WORK TASK:
Starting with the line that contains "frobenius_norm(y) = 0.52", reproduce each line through the end of the entries exactly as written.

[Items listed in a dataset]
Start of Block

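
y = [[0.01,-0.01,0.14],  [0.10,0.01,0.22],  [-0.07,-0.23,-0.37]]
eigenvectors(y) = [[(-0.74+0j), (0.39+0.35j), 0.39-0.35j],[(-0.41+0j), (0.54+0.21j), (0.54-0.21j)],[(0.54+0j), (-0.62+0j), -0.62-0.00j]]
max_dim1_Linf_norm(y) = 0.37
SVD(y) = [[-0.24, -0.44, 0.86], [-0.44, -0.74, -0.50], [0.86, -0.5, -0.01]] @ diag([0.5048515229612361, 0.1269714642592787, 0.044756977417773826]) @ [[-0.21, -0.4, -0.89], [-0.34, 0.89, -0.31], [-0.91, -0.24, 0.32]]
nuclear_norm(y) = 0.68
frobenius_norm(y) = 0.52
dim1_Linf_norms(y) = [0.14, 0.22, 0.37]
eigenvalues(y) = [(-0.1+0j), (-0.13+0.12j), (-0.13-0.12j)]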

End of Block

ANSWER TO THE PROBLEM:
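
frobenius_norm(y) = 0.52
dim1_Linf_norms(y) = [0.14, 0.22, 0.37]
eigenvalues(y) = [(-0.1+0j), (-0.13+0.12j), (-0.13-0.12j)]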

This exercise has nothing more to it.